──────── Entries provided

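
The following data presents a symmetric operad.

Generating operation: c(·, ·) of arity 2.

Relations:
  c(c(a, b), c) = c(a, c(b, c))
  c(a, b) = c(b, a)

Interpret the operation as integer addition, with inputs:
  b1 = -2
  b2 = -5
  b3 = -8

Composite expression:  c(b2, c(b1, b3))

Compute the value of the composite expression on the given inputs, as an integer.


-15

c(b1, b3) = -10
c(b2, c(b1, b3)) = -15


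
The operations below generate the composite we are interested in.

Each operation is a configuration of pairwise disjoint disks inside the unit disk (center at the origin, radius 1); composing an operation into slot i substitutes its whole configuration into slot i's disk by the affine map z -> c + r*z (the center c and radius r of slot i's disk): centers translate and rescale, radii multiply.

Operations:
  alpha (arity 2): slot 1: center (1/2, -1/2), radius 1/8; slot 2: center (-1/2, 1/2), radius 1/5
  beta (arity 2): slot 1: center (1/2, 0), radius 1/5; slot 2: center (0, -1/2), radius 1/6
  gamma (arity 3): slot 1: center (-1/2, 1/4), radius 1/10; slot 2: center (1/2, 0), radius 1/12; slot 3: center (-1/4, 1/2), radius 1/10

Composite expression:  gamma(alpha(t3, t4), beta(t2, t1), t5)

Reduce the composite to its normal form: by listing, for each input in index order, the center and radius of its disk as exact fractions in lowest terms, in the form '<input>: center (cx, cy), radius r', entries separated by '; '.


Follow each t-input down from gamma: c' goes to c + r*c', radius to r*r'.
input t3: applying the 2 nested substitutions gives center (-9/20, 1/5), radius 1/80
input t4: applying the 2 nested substitutions gives center (-11/20, 3/10), radius 1/50
input t2: applying the 2 nested substitutions gives center (13/24, 0), radius 1/60
input t1: applying the 2 nested substitutions gives center (1/2, -1/24), radius 1/72
input t5: applying the 1 nested substitution gives center (-1/4, 1/2), radius 1/10

t1: center (1/2, -1/24), radius 1/72; t2: center (13/24, 0), radius 1/60; t3: center (-9/20, 1/5), radius 1/80; t4: center (-11/20, 3/10), radius 1/50; t5: center (-1/4, 1/2), radius 1/10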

────────────────

▸ Exercise directions
Among the lines above, list those that contain the word "alpha".

▸ Solved exercise
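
  alpha (arity 2): slot 1: center (1/2, -1/2), radius 1/8; slot 2: center (-1/2, 1/2), radius 1/5
Composite expression:  gamma(alpha(t3, t4), beta(t2, t1), t5)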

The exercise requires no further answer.